(Stored items)
- - -

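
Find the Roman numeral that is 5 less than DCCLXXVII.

DCCLXXVII = 777
777 - 5 = 772

DCCLXXII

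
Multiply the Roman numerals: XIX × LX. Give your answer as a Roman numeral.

XIX = 19
LX = 60
19 × 60 = 1140

MCXL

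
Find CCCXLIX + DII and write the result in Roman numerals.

CCCXLIX = 349
DII = 502
349 + 502 = 851

DCCCLI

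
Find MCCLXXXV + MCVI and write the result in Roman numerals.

MCCLXXXV = 1285
MCVI = 1106
1285 + 1106 = 2391

MMCCCXCI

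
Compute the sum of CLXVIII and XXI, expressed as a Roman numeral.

CLXVIII = 168
XXI = 21
168 + 21 = 189

CLXXXIX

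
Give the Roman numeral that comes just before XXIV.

XXIV = 24; previous is 23

XXIII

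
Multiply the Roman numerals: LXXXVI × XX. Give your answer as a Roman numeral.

LXXXVI = 86
XX = 20
86 × 20 = 1720

MDCCXX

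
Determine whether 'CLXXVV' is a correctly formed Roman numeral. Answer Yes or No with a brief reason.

'CLXXVV': V should not appear more than once

No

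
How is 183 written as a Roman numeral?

Convert 183 to Roman numerals:
  183 contains 1×100 (C)
  83 contains 1×50 (L)
  33 contains 3×10 (XXX)
  3 contains 3×1 (III)

CLXXXIII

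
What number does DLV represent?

DLV: D=500, L=50, V=5
500 + 50 + 5 = 555

555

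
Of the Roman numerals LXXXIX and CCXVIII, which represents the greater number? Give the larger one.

LXXXIX = 89
CCXVIII = 218
218 is larger

CCXVIII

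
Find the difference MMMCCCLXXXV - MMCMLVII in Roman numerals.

MMMCCCLXXXV = 3385
MMCMLVII = 2957
3385 - 2957 = 428

CDXXVIII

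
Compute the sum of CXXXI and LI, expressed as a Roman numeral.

CXXXI = 131
LI = 51
131 + 51 = 182

CLXXXII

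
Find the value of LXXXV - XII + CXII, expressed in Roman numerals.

LXXXV = 85, XII = 12, CXII = 112
85 - 12 = 73
73 + 112 = 185

CLXXXV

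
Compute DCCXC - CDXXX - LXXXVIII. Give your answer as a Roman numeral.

DCCXC = 790, CDXXX = 430, LXXXVIII = 88
790 - 430 = 360
360 - 88 = 272

CCLXXII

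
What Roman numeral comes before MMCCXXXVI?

MMCCXXXVI = 2236; previous is 2235

MMCCXXXV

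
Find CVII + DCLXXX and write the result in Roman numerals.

CVII = 107
DCLXXX = 680
107 + 680 = 787

DCCLXXXVII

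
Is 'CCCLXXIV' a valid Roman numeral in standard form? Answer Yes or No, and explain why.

'CCCLXXIV': Check the rules: uses only the symbols I, V, X, L, C, D, M; no symbol is repeated more than three times in a row; V, L and D each appear at most once; the only place a smaller symbol precedes a larger one is the allowed subtractive pair IV, the symbol right after such a pair (if any) is smaller than the pair's first symbol, and otherwise the values never increase from left to right. Value: C (100) + C (100) + C (100) + L (50) + X (10) + X (10) + IV (4) = 374. So it is a valid standard Roman numeral.

Yes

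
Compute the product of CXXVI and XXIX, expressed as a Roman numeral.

CXXVI = 126
XXIX = 29
126 × 29 = 3654

MMMDCLIV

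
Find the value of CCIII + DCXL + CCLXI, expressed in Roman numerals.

CCIII = 203, DCXL = 640, CCLXI = 261
203 + 640 = 843
843 + 261 = 1104

MCIV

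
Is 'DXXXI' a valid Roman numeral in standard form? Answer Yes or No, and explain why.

'DXXXI': Check the rules: uses only the symbols I, V, X, L, C, D, M; no symbol is repeated more than three times in a row; V, L and D each appear at most once; no smaller symbol precedes a larger one (values never increase from left to right). Value: D (500) + X (10) + X (10) + X (10) + I (1) = 531. So it is a valid standard Roman numeral.

Yes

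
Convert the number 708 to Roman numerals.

Convert 708 to Roman numerals:
  708 contains 1×500 (D)
  208 contains 2×100 (CC)
  8 contains 1×5 (V)
  3 contains 3×1 (III)

DCCVIII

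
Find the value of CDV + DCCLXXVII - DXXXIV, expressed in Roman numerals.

CDV = 405, DCCLXXVII = 777, DXXXIV = 534
405 + 777 = 1182
1182 - 534 = 648

DCXLVIII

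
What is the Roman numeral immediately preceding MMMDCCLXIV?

MMMDCCLXIV = 3764; previous is 3763

MMMDCCLXIII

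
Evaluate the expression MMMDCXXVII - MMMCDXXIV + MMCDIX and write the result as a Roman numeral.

MMMDCXXVII = 3627, MMMCDXXIV = 3424, MMCDIX = 2409
3627 - 3424 = 203
203 + 2409 = 2612

MMDCXII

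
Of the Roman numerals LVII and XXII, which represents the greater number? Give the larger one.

LVII = 57
XXII = 22
57 is larger

LVII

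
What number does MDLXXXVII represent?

MDLXXXVII: M=1000, D=500, L=50, X=10, X=10, X=10, V=5, I=1, I=1
1000 + 500 + 50 + 10 + 10 + 10 + 5 + 1 + 1 = 1587

1587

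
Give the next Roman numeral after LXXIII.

LXXIII = 73, so the next integer is 73 + 1 = 74

LXXIV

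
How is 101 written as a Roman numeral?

Convert 101 to Roman numerals:
  101 contains 1×100 (C)
  1 contains 1×1 (I)

CI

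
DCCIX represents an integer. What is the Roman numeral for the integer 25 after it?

DCCIX = 709
709 + 25 = 734

DCCXXXIV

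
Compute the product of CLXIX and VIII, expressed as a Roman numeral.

CLXIX = 169
VIII = 8
169 × 8 = 1352

MCCCLII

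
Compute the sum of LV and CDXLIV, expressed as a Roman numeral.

LV = 55
CDXLIV = 444
55 + 444 = 499

CDXCIX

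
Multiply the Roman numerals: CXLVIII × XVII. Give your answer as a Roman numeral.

CXLVIII = 148
XVII = 17
148 × 17 = 2516

MMDXVI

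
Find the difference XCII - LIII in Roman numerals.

XCII = 92
LIII = 53
92 - 53 = 39

XXXIX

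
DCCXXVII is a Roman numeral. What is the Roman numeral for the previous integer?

DCCXXVII = 727, so the previous integer is 727 - 1 = 726

DCCXXVI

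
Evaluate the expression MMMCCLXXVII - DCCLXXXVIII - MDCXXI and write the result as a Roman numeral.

MMMCCLXXVII = 3277, DCCLXXXVIII = 788, MDCXXI = 1621
3277 - 788 = 2489
2489 - 1621 = 868

DCCCLXVIII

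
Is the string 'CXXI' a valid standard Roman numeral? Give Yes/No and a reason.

'CXXI': Check the rules: uses only the symbols I, V, X, L, C, D, M; no symbol is repeated more than three times in a row; V, L and D each appear at most once; no smaller symbol precedes a larger one (values never increase from left to right). Value: C (100) + X (10) + X (10) + I (1) = 121. So it is a valid standard Roman numeral.

Yes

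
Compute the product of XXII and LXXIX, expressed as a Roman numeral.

XXII = 22
LXXIX = 79
22 × 79 = 1738

MDCCXXXVIII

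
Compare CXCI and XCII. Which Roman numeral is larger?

CXCI = 191
XCII = 92
191 is larger

CXCI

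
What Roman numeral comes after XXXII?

XXXII = 32; next is 33

XXXIII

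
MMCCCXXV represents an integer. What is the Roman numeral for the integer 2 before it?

MMCCCXXV = 2325
2325 - 2 = 2323

MMCCCXXIII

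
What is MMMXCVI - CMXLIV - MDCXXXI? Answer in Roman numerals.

MMMXCVI = 3096, CMXLIV = 944, MDCXXXI = 1631
3096 - 944 = 2152
2152 - 1631 = 521

DXXI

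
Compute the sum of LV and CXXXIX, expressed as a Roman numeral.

LV = 55
CXXXIX = 139
55 + 139 = 194

CXCIV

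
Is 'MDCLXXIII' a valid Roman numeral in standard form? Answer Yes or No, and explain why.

'MDCLXXIII': Check the rules: uses only the symbols I, V, X, L, C, D, M; no symbol is repeated more than three times in a row; V, L and D each appear at most once; no smaller symbol precedes a larger one (values never increase from left to right). Value: M (1000) + D (500) + C (100) + L (50) + X (10) + X (10) + I (1) + I (1) + I (1) = 1673. So it is a valid standard Roman numeral.

Yes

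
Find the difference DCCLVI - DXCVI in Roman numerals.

DCCLVI = 756
DXCVI = 596
756 - 596 = 160

CLX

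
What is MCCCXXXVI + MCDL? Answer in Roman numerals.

MCCCXXXVI = 1336
MCDL = 1450
1336 + 1450 = 2786

MMDCCLXXXVI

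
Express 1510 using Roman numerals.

Convert 1510 to Roman numerals:
  1510 contains 1×1000 (M)
  510 contains 1×500 (D)
  10 contains 1×10 (X)

MDX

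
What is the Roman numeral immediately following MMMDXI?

MMMDXI = 3511, so the next integer is 3511 + 1 = 3512

MMMDXII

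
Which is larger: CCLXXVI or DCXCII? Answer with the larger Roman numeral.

CCLXXVI = 276
DCXCII = 692
692 is larger

DCXCII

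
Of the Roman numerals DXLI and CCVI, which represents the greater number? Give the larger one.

DXLI = 541
CCVI = 206
541 is larger

DXLI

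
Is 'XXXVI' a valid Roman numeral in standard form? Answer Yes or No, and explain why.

'XXXVI': Check the rules: uses only the symbols I, V, X, L, C, D, M; no symbol is repeated more than three times in a row; V, L and D each appear at most once; no smaller symbol precedes a larger one (values never increase from left to right). Value: X (10) + X (10) + X (10) + V (5) + I (1) = 36. So it is a valid standard Roman numeral.

Yes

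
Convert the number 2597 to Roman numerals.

Convert 2597 to Roman numerals:
  2597 contains 2×1000 (MM)
  597 contains 1×500 (D)
  97 contains 1×90 (XC)
  7 contains 1×5 (V)
  2 contains 2×1 (II)

MMDXCVII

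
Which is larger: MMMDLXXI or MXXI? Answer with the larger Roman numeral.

MMMDLXXI = 3571
MXXI = 1021
3571 is larger

MMMDLXXI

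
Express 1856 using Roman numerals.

Convert 1856 to Roman numerals:
  1856 contains 1×1000 (M)
  856 contains 1×500 (D)
  356 contains 3×100 (CCC)
  56 contains 1×50 (L)
  6 contains 1×5 (V)
  1 contains 1×1 (I)

MDCCCLVI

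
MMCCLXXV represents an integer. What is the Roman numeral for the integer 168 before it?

MMCCLXXV = 2275
2275 - 168 = 2107

MMCVII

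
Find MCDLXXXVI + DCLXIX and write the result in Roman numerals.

MCDLXXXVI = 1486
DCLXIX = 669
1486 + 669 = 2155

MMCLV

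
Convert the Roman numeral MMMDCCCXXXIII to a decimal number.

MMMDCCCXXXIII: M=1000, M=1000, M=1000, D=500, C=100, C=100, C=100, X=10, X=10, X=10, I=1, I=1, I=1
1000 + 1000 + 1000 + 500 + 100 + 100 + 100 + 10 + 10 + 10 + 1 + 1 + 1 = 3833

3833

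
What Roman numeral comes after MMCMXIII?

MMCMXIII = 2913, so the next integer is 2913 + 1 = 2914

MMCMXIV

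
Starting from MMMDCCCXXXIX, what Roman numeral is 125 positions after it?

MMMDCCCXXXIX = 3839
3839 + 125 = 3964

MMMCMLXIV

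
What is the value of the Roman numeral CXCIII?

CXCIII: C=100, XC=90, I=1, I=1, I=1
100 + 90 + 1 + 1 + 1 = 193

193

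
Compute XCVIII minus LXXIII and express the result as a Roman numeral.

XCVIII = 98
LXXIII = 73
98 - 73 = 25

XXV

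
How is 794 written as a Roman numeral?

Convert 794 to Roman numerals:
  794 contains 1×500 (D)
  294 contains 2×100 (CC)
  94 contains 1×90 (XC)
  4 contains 1×4 (IV)

DCCXCIV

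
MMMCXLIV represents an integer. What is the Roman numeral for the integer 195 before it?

MMMCXLIV = 3144
3144 - 195 = 2949

MMCMXLIX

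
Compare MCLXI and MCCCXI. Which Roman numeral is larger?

MCLXI = 1161
MCCCXI = 1311
1311 is larger

MCCCXI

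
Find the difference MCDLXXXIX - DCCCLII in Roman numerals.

MCDLXXXIX = 1489
DCCCLII = 852
1489 - 852 = 637

DCXXXVII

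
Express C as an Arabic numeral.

C: C=100

100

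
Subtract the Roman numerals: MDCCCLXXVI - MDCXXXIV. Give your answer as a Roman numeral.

MDCCCLXXVI = 1876
MDCXXXIV = 1634
1876 - 1634 = 242

CCXLII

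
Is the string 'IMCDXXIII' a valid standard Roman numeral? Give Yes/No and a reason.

'IMCDXXIII': Invalid subtractive combination: IM

No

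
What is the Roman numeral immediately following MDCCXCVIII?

MDCCXCVIII = 1798; next is 1799

MDCCXCIX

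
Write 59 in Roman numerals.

Convert 59 to Roman numerals:
  59 contains 1×50 (L)
  9 contains 1×9 (IX)

LIX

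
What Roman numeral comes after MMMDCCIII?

MMMDCCIII = 3703; next is 3704

MMMDCCIV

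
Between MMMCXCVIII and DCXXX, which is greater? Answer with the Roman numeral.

MMMCXCVIII = 3198
DCXXX = 630
3198 is larger

MMMCXCVIII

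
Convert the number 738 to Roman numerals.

Convert 738 to Roman numerals:
  738 contains 1×500 (D)
  238 contains 2×100 (CC)
  38 contains 3×10 (XXX)
  8 contains 1×5 (V)
  3 contains 3×1 (III)

DCCXXXVIII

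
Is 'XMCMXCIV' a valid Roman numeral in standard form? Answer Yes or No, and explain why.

'XMCMXCIV': Invalid subtractive combination: XM

No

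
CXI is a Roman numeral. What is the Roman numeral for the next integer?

CXI = 111, so the next integer is 111 + 1 = 112

CXII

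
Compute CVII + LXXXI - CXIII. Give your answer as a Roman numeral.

CVII = 107, LXXXI = 81, CXIII = 113
107 + 81 = 188
188 - 113 = 75

LXXV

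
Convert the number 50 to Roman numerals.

Convert 50 to Roman numerals:
  50 contains 1×50 (L)

L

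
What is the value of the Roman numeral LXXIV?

LXXIV: L=50, X=10, X=10, IV=4
50 + 10 + 10 + 4 = 74

74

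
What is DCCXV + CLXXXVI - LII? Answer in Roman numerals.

DCCXV = 715, CLXXXVI = 186, LII = 52
715 + 186 = 901
901 - 52 = 849

DCCCXLIX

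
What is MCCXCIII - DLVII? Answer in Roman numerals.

MCCXCIII = 1293
DLVII = 557
1293 - 557 = 736

DCCXXXVI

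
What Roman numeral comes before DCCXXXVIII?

DCCXXXVIII = 738, so the previous integer is 738 - 1 = 737

DCCXXXVII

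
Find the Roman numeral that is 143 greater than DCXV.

DCXV = 615
615 + 143 = 758

DCCLVIII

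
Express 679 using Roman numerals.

Convert 679 to Roman numerals:
  679 contains 1×500 (D)
  179 contains 1×100 (C)
  79 contains 1×50 (L)
  29 contains 2×10 (XX)
  9 contains 1×9 (IX)

DCLXXIX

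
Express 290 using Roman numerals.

Convert 290 to Roman numerals:
  290 contains 2×100 (CC)
  90 contains 1×90 (XC)

CCXC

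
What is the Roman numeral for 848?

Convert 848 to Roman numerals:
  848 contains 1×500 (D)
  348 contains 3×100 (CCC)
  48 contains 1×40 (XL)
  8 contains 1×5 (V)
  3 contains 3×1 (III)

DCCCXLVIII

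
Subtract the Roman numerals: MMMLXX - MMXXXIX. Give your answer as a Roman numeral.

MMMLXX = 3070
MMXXXIX = 2039
3070 - 2039 = 1031

MXXXI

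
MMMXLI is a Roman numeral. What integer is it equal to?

MMMXLI: M=1000, M=1000, M=1000, XL=40, I=1
1000 + 1000 + 1000 + 40 + 1 = 3041

3041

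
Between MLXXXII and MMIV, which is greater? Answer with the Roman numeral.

MLXXXII = 1082
MMIV = 2004
2004 is larger

MMIV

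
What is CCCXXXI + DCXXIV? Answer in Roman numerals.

CCCXXXI = 331
DCXXIV = 624
331 + 624 = 955

CMLV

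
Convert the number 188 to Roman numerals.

Convert 188 to Roman numerals:
  188 contains 1×100 (C)
  88 contains 1×50 (L)
  38 contains 3×10 (XXX)
  8 contains 1×5 (V)
  3 contains 3×1 (III)

CLXXXVIII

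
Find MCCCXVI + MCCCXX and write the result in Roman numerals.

MCCCXVI = 1316
MCCCXX = 1320
1316 + 1320 = 2636

MMDCXXXVI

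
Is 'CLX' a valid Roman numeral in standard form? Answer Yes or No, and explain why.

'CLX': Check the rules: uses only the symbols I, V, X, L, C, D, M; no symbol is repeated more than three times in a row; V, L and D each appear at most once; no smaller symbol precedes a larger one (values never increase from left to right). Value: C (100) + L (50) + X (10) = 160. So it is a valid standard Roman numeral.

Yes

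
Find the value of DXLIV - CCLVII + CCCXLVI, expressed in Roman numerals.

DXLIV = 544, CCLVII = 257, CCCXLVI = 346
544 - 257 = 287
287 + 346 = 633

DCXXXIII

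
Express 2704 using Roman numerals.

Convert 2704 to Roman numerals:
  2704 contains 2×1000 (MM)
  704 contains 1×500 (D)
  204 contains 2×100 (CC)
  4 contains 1×4 (IV)

MMDCCIV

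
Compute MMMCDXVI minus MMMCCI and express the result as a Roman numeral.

MMMCDXVI = 3416
MMMCCI = 3201
3416 - 3201 = 215

CCXV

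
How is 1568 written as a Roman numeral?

Convert 1568 to Roman numerals:
  1568 contains 1×1000 (M)
  568 contains 1×500 (D)
  68 contains 1×50 (L)
  18 contains 1×10 (X)
  8 contains 1×5 (V)
  3 contains 3×1 (III)

MDLXVIII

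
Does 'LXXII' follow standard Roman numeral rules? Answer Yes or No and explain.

'LXXII': Check the rules: uses only the symbols I, V, X, L, C, D, M; no symbol is repeated more than three times in a row; V, L and D each appear at most once; no smaller symbol precedes a larger one (values never increase from left to right). Value: L (50) + X (10) + X (10) + I (1) + I (1) = 72. So it is a valid standard Roman numeral.

Yes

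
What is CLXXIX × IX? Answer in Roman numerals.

CLXXIX = 179
IX = 9
179 × 9 = 1611

MDCXI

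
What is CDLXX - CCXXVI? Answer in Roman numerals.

CDLXX = 470
CCXXVI = 226
470 - 226 = 244

CCXLIV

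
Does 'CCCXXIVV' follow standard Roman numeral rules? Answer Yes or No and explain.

'CCCXXIVV': V should not appear more than once

No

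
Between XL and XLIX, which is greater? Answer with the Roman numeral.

XL = 40
XLIX = 49
49 is larger

XLIX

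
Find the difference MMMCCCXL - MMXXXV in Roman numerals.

MMMCCCXL = 3340
MMXXXV = 2035
3340 - 2035 = 1305

MCCCV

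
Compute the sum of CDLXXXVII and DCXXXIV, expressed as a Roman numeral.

CDLXXXVII = 487
DCXXXIV = 634
487 + 634 = 1121

MCXXI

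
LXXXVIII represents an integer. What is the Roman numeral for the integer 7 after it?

LXXXVIII = 88
88 + 7 = 95

XCV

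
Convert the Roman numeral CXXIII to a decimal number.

CXXIII: C=100, X=10, X=10, I=1, I=1, I=1
100 + 10 + 10 + 1 + 1 + 1 = 123

123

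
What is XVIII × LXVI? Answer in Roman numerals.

XVIII = 18
LXVI = 66
18 × 66 = 1188

MCLXXXVIII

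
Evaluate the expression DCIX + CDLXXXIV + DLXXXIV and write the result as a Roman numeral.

DCIX = 609, CDLXXXIV = 484, DLXXXIV = 584
609 + 484 = 1093
1093 + 584 = 1677

MDCLXXVII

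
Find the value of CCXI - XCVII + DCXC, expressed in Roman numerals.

CCXI = 211, XCVII = 97, DCXC = 690
211 - 97 = 114
114 + 690 = 804

DCCCIV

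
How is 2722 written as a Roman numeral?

Convert 2722 to Roman numerals:
  2722 contains 2×1000 (MM)
  722 contains 1×500 (D)
  222 contains 2×100 (CC)
  22 contains 2×10 (XX)
  2 contains 2×1 (II)

MMDCCXXII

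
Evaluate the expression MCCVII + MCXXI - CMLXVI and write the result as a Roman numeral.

MCCVII = 1207, MCXXI = 1121, CMLXVI = 966
1207 + 1121 = 2328
2328 - 966 = 1362

MCCCLXII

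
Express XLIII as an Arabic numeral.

XLIII: XL=40, I=1, I=1, I=1
40 + 1 + 1 + 1 = 43

43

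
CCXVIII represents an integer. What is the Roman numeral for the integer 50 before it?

CCXVIII = 218
218 - 50 = 168

CLXVIII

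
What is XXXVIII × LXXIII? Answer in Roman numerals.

XXXVIII = 38
LXXIII = 73
38 × 73 = 2774

MMDCCLXXIV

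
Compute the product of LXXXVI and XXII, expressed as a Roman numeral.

LXXXVI = 86
XXII = 22
86 × 22 = 1892

MDCCCXCII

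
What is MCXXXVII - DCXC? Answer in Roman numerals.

MCXXXVII = 1137
DCXC = 690
1137 - 690 = 447

CDXLVII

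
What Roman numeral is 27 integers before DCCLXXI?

DCCLXXI = 771
771 - 27 = 744

DCCXLIV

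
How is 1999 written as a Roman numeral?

Convert 1999 to Roman numerals:
  1999 contains 1×1000 (M)
  999 contains 1×900 (CM)
  99 contains 1×90 (XC)
  9 contains 1×9 (IX)

MCMXCIX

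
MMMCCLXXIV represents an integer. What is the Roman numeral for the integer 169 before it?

MMMCCLXXIV = 3274
3274 - 169 = 3105

MMMCV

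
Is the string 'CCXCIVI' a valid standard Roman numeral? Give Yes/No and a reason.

'CCXCIVI': I cannot come right after the subtractive pair IV: once I is subtracted in IV, the next symbol must be smaller than I

No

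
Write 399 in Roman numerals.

Convert 399 to Roman numerals:
  399 contains 3×100 (CCC)
  99 contains 1×90 (XC)
  9 contains 1×9 (IX)

CCCXCIX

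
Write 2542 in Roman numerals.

Convert 2542 to Roman numerals:
  2542 contains 2×1000 (MM)
  542 contains 1×500 (D)
  42 contains 1×40 (XL)
  2 contains 2×1 (II)

MMDXLII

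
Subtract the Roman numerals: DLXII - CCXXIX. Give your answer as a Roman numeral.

DLXII = 562
CCXXIX = 229
562 - 229 = 333

CCCXXXIII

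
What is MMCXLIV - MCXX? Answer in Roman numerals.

MMCXLIV = 2144
MCXX = 1120
2144 - 1120 = 1024

MXXIV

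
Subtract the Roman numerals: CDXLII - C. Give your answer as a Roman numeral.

CDXLII = 442
C = 100
442 - 100 = 342

CCCXLII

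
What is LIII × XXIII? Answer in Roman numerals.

LIII = 53
XXIII = 23
53 × 23 = 1219

MCCXIX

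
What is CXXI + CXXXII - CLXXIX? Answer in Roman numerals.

CXXI = 121, CXXXII = 132, CLXXIX = 179
121 + 132 = 253
253 - 179 = 74

LXXIV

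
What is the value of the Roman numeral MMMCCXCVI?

MMMCCXCVI: M=1000, M=1000, M=1000, C=100, C=100, XC=90, V=5, I=1
1000 + 1000 + 1000 + 100 + 100 + 90 + 5 + 1 = 3296

3296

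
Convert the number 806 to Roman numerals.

Convert 806 to Roman numerals:
  806 contains 1×500 (D)
  306 contains 3×100 (CCC)
  6 contains 1×5 (V)
  1 contains 1×1 (I)

DCCCVI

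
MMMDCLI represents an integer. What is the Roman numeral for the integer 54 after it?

MMMDCLI = 3651
3651 + 54 = 3705

MMMDCCV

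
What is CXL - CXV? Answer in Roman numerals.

CXL = 140
CXV = 115
140 - 115 = 25

XXV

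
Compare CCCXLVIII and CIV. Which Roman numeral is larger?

CCCXLVIII = 348
CIV = 104
348 is larger

CCCXLVIII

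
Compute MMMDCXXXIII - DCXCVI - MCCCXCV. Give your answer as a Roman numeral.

MMMDCXXXIII = 3633, DCXCVI = 696, MCCCXCV = 1395
3633 - 696 = 2937
2937 - 1395 = 1542

MDXLII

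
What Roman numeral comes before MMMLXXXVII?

MMMLXXXVII = 3087, so the previous integer is 3087 - 1 = 3086

MMMLXXXVI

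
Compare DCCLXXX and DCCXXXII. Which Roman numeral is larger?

DCCLXXX = 780
DCCXXXII = 732
780 is larger

DCCLXXX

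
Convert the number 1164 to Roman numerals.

Convert 1164 to Roman numerals:
  1164 contains 1×1000 (M)
  164 contains 1×100 (C)
  64 contains 1×50 (L)
  14 contains 1×10 (X)
  4 contains 1×4 (IV)

MCLXIV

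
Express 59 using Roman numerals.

Convert 59 to Roman numerals:
  59 contains 1×50 (L)
  9 contains 1×9 (IX)

LIX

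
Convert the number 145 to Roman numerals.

Convert 145 to Roman numerals:
  145 contains 1×100 (C)
  45 contains 1×40 (XL)
  5 contains 1×5 (V)

CXLV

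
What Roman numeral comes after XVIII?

XVIII = 18, so the next integer is 18 + 1 = 19

XIX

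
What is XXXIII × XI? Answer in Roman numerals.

XXXIII = 33
XI = 11
33 × 11 = 363

CCCLXIII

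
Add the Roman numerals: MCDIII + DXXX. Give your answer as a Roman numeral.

MCDIII = 1403
DXXX = 530
1403 + 530 = 1933

MCMXXXIII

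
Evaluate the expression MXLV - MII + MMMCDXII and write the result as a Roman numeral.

MXLV = 1045, MII = 1002, MMMCDXII = 3412
1045 - 1002 = 43
43 + 3412 = 3455

MMMCDLV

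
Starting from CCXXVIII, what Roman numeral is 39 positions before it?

CCXXVIII = 228
228 - 39 = 189

CLXXXIX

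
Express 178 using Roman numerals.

Convert 178 to Roman numerals:
  178 contains 1×100 (C)
  78 contains 1×50 (L)
  28 contains 2×10 (XX)
  8 contains 1×5 (V)
  3 contains 3×1 (III)

CLXXVIII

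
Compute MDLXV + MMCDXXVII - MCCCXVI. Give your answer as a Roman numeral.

MDLXV = 1565, MMCDXXVII = 2427, MCCCXVI = 1316
1565 + 2427 = 3992
3992 - 1316 = 2676

MMDCLXXVI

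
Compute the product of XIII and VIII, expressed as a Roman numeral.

XIII = 13
VIII = 8
13 × 8 = 104

CIV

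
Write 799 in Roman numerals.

Convert 799 to Roman numerals:
  799 contains 1×500 (D)
  299 contains 2×100 (CC)
  99 contains 1×90 (XC)
  9 contains 1×9 (IX)

DCCXCIX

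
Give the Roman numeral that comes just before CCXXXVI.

CCXXXVI = 236, so the previous integer is 236 - 1 = 235

CCXXXV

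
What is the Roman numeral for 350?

Convert 350 to Roman numerals:
  350 contains 3×100 (CCC)
  50 contains 1×50 (L)

CCCL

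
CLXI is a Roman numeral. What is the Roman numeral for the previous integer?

CLXI = 161; previous is 160

CLX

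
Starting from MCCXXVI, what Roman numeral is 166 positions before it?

MCCXXVI = 1226
1226 - 166 = 1060

MLX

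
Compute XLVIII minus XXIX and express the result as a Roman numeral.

XLVIII = 48
XXIX = 29
48 - 29 = 19

XIX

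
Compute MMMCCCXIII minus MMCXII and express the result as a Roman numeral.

MMMCCCXIII = 3313
MMCXII = 2112
3313 - 2112 = 1201

MCCI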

- - -

#### Task to complete:
Starting at the line with "Evaluate the expression MXLV", copy every line down to the last one above, exactly as written and with nothing else.

#### Task output:
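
Evaluate the expression MXLV - MII + MMMCDXII and write the result as a Roman numeral.

MXLV = 1045, MII = 1002, MMMCDXII = 3412
1045 - 1002 = 43
43 + 3412 = 3455

MMMCDLV

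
Starting from CCXXVIII, what Roman numeral is 39 positions before it?

CCXXVIII = 228
228 - 39 = 189

CLXXXIX

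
Express 178 using Roman numerals.

Convert 178 to Roman numerals:
  178 contains 1×100 (C)
  78 contains 1×50 (L)
  28 contains 2×10 (XX)
  8 contains 1×5 (V)
  3 contains 3×1 (III)

CLXXVIII

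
Compute MDLXV + MMCDXXVII - MCCCXVI. Give your answer as a Roman numeral.

MDLXV = 1565, MMCDXXVII = 2427, MCCCXVI = 1316
1565 + 2427 = 3992
3992 - 1316 = 2676

MMDCLXXVI

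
Compute the product of XIII and VIII, expressed as a Roman numeral.

XIII = 13
VIII = 8
13 × 8 = 104

CIV

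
Write 799 in Roman numerals.

Convert 799 to Roman numerals:
  799 contains 1×500 (D)
  299 contains 2×100 (CC)
  99 contains 1×90 (XC)
  9 contains 1×9 (IX)

DCCXCIX

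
Give the Roman numeral that comes just before CCXXXVI.

CCXXXVI = 236, so the previous integer is 236 - 1 = 235

CCXXXV

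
What is the Roman numeral for 350?

Convert 350 to Roman numerals:
  350 contains 3×100 (CCC)
  50 contains 1×50 (L)

CCCL

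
CLXI is a Roman numeral. What is the Roman numeral for the previous integer?

CLXI = 161; previous is 160

CLX

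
Starting from MCCXXVI, what Roman numeral is 166 positions before it?

MCCXXVI = 1226
1226 - 166 = 1060

MLX

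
Compute XLVIII minus XXIX and express the result as a Roman numeral.

XLVIII = 48
XXIX = 29
48 - 29 = 19

XIX

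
Compute MMMCCCXIII minus MMCXII and express the result as a Roman numeral.

MMMCCCXIII = 3313
MMCXII = 2112
3313 - 2112 = 1201

MCCI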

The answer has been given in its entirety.